In full and word for word, give the records again.
□ □ □ □ □ □ □
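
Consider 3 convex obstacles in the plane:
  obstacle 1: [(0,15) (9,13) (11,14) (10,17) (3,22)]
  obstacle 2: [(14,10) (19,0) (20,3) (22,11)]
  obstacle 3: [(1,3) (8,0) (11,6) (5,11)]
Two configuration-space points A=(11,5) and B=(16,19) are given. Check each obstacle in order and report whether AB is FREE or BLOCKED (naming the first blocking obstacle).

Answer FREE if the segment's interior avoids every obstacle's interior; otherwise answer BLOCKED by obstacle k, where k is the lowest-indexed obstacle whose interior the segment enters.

Obstacle 1 [(0,15) (9,13) (11,14) (10,17) (3,22)]:
  edge (0,15)–(9,13): clear
  edge (9,13)–(11,14): clear
  edge (11,14)–(10,17): clear
  edge (10,17)–(3,22): clear
  edge (3,22)–(0,15): clear
  midpoint (27/2,12) outside
  → clear
Obstacle 2 [(14,10) (19,0) (20,3) (22,11)]:
  edge (14,10)–(19,0): clear
  edge (19,0)–(20,3): clear
  edge (20,3)–(22,11): clear
  edge (22,11)–(14,10): clear
  midpoint (27/2,12) outside
  → clear
Obstacle 3 [(1,3) (8,0) (11,6) (5,11)]:
  edge (1,3)–(8,0): clear
  edge (8,0)–(11,6): clear
  edge (11,6)–(5,11): clear
  edge (5,11)–(1,3): clear
  midpoint (27/2,12) outside
  → clear

FREE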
□ □ □ □ □ □ □
▸ **SOLVED EXERCISE**:
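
Consider 3 convex obstacles in the plane:
  obstacle 1: [(0,15) (9,13) (11,14) (10,17) (3,22)]
  obstacle 2: [(14,10) (19,0) (20,3) (22,11)]
  obstacle 3: [(1,3) (8,0) (11,6) (5,11)]
Two configuration-space points A=(11,5) and B=(16,19) are given. Check each obstacle in order and report whether AB is FREE or BLOCKED (naming the first blocking obstacle).

Answer FREE if the segment's interior avoids every obstacle's interior; otherwise answer BLOCKED by obstacle k, where k is the lowest-indexed obstacle whose interior the segment enters.

Obstacle 1 [(0,15) (9,13) (11,14) (10,17) (3,22)]:
  edge (0,15)–(9,13): clear
  edge (9,13)–(11,14): clear
  edge (11,14)–(10,17): clear
  edge (10,17)–(3,22): clear
  edge (3,22)–(0,15): clear
  midpoint (27/2,12) outside
  → clear
Obstacle 2 [(14,10) (19,0) (20,3) (22,11)]:
  edge (14,10)–(19,0): clear
  edge (19,0)–(20,3): clear
  edge (20,3)–(22,11): clear
  edge (22,11)–(14,10): clear
  midpoint (27/2,12) outside
  → clear
Obstacle 3 [(1,3) (8,0) (11,6) (5,11)]:
  edge (1,3)–(8,0): clear
  edge (8,0)–(11,6): clear
  edge (11,6)–(5,11): clear
  edge (5,11)–(1,3): clear
  midpoint (27/2,12) outside
  → clear

FREE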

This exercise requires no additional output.